_Exercise_: Answer with a number only: how many lines of the data contain "form"?

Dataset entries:
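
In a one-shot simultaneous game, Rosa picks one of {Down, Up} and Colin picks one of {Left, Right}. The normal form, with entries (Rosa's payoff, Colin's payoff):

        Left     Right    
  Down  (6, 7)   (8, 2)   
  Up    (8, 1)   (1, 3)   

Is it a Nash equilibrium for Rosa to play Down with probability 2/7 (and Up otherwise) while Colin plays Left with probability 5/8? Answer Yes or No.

No

Given Colin's mix q = 5/8, Rosa's payoff from Down is 27/4 but from Up is 43/8. Rosa strictly prefers Down, so Rosa would not mix.
So the proposed profile is not a Nash equilibrium.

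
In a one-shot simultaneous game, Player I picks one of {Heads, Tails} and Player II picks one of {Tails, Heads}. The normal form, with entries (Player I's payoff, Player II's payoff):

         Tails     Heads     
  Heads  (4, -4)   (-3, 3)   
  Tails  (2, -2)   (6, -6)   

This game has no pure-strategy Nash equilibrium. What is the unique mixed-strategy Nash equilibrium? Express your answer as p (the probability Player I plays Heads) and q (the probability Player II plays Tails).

For Player II to be willing to mix, Player II must be indifferent between Tails and Heads, which pins down Player I's mix.
  Player II's payoff from Tails: p·(-4) + (1−p)·(-2) = -2p - 2
  Player II's payoff from Heads: p·3 + (1−p)·(-6) = 9p - 6
  -2p - 2 = 9p - 6  ⇒  -11p = -4  ⇒  p = 4/11.
Player II's mix must leave Player I indifferent between Heads and Tails.
  Player I's payoff to Heads: q·4 + (1−q)·(-3) = 7q - 3
  Player I's payoff to Tails: q·2 + (1−q)·6 = -4q + 6
  7q - 3 = -4q + 6  ⇒  11q = 9  ⇒  q = 9/11.

p = 4/11, q = 9/11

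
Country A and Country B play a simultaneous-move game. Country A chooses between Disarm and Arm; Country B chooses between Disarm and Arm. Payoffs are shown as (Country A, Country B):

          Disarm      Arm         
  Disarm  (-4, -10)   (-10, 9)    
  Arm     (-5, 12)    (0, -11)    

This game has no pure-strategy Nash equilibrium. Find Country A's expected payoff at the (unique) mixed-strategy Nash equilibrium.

Country A's indifference between Disarm and Arm determines Country B's mixing probability q:
  Country A's expected payoff from Disarm: q·(-4) + (1−q)·(-10) = 6q - 10
  Country A's expected payoff from Arm: q·(-5) + (1−q)·0 = -5q
  6q - 10 = -5q  ⇒  11q = 10  ⇒  q = 10/11.
At equilibrium Country A is indifferent across rows, so Country A's payoff equals the payoff from Disarm: (10/11)·(-4) + (1/11)·(-10) = -50/11.

-50/11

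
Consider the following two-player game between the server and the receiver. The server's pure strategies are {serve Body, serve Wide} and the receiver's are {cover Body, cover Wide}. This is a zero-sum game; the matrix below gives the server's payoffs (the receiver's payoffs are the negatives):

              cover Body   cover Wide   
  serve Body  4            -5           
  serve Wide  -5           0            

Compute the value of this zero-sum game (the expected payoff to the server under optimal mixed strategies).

In a mixed equilibrium the server is indifferent between serve Body and serve Wide; this condition fixes q.
  the server's payoff to serve Body: q·4 + (1−q)·(-5) = 9q - 5
  the server's payoff to serve Wide: q·(-5) + (1−q)·0 = -5q
  9q - 5 = -5q  ⇒  14q = 5  ⇒  q = 5/14.
The value is the server's expected payoff against this mix (using serve Body): (5/14)·4 + (9/14)·(-5) = -25/14.

v = -25/14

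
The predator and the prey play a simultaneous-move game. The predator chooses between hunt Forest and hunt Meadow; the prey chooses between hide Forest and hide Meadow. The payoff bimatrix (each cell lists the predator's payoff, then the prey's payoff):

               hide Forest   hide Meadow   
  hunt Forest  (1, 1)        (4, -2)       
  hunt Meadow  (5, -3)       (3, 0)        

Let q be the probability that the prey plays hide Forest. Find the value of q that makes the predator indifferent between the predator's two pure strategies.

Set the predator's expected payoff from hunt Forest equal to that from hunt Meadow:
  the predator's payoff to hunt Forest: q·1 + (1−q)·4 = -3q + 4
  the predator's payoff to hunt Meadow: q·5 + (1−q)·3 = 2q + 3
  -3q + 4 = 2q + 3  ⇒  -5q = -1  ⇒  q = 1/5.

q = 1/5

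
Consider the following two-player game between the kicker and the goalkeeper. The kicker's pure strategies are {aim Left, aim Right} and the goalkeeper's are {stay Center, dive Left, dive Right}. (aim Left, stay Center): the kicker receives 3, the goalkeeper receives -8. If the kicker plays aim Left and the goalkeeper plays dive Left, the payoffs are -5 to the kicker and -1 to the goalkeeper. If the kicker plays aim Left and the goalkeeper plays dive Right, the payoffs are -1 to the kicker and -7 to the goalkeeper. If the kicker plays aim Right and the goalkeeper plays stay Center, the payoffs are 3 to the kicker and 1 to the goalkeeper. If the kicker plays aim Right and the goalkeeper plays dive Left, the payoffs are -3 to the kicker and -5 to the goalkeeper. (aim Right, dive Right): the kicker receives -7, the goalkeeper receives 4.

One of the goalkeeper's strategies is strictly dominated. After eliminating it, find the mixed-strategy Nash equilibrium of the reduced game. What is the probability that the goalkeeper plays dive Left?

q = 3/4

The goalkeeper's strategy stay Center is strictly dominated by dive Right: -7 > -8 and 4 > 1. Eliminate stay Center.
The kicker's indifference between aim Left and aim Right determines the goalkeeper's mixing probability q:
  the kicker's expected payoff from aim Left: q·(-5) + (1−q)·(-1) = -4q - 1
  the kicker's expected payoff from aim Right: q·(-3) + (1−q)·(-7) = 4q - 7
  -4q - 1 = 4q - 7  ⇒  -8q = -6  ⇒  q = 3/4.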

_Expected answer_: 2